What is expected> Give the number of lines in the records below that include the word "semimonthly", and add nothing to it.

Records from a dataset:
= = = =

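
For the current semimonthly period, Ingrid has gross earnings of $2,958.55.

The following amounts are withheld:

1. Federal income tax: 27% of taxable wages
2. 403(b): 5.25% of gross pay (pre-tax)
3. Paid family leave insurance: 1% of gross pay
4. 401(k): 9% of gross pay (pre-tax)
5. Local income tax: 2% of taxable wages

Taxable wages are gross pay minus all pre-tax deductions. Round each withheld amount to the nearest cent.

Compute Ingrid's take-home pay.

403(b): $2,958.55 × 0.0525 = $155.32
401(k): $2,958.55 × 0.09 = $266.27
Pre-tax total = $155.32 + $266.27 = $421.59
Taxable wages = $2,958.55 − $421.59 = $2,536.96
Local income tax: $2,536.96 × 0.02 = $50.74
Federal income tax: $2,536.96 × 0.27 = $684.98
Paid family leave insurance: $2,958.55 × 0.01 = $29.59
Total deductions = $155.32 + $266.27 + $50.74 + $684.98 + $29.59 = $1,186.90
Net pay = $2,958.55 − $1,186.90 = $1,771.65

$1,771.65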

= = = =

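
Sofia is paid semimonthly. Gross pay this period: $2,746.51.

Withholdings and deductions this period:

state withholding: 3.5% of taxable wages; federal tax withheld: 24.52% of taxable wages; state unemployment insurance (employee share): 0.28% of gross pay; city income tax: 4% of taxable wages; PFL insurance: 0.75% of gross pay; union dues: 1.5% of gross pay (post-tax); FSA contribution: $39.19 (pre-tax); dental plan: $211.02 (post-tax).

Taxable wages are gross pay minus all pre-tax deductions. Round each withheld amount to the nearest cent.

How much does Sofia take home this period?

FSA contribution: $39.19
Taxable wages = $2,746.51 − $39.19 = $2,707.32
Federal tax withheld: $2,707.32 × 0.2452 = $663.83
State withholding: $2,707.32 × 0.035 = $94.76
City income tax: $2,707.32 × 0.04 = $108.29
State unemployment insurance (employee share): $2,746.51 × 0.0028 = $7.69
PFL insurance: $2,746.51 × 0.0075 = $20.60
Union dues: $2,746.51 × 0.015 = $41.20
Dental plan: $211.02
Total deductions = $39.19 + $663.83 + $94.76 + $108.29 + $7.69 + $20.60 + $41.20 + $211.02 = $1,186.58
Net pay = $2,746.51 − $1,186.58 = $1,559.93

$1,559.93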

= = = =

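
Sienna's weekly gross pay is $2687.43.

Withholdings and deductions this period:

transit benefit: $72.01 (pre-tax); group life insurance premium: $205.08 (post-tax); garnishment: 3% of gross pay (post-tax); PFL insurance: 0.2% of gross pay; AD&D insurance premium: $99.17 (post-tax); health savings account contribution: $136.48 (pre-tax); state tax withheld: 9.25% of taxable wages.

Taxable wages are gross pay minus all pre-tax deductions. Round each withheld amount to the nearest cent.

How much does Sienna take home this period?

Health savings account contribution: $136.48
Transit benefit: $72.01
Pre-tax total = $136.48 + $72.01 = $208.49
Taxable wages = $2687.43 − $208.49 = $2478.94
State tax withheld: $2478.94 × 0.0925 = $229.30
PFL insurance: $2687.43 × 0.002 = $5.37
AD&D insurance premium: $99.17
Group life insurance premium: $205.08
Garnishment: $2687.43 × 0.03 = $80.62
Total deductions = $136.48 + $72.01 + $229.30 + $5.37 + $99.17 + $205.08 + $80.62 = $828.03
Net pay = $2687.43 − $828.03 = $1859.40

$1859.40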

= = = =

Answer for the task> 2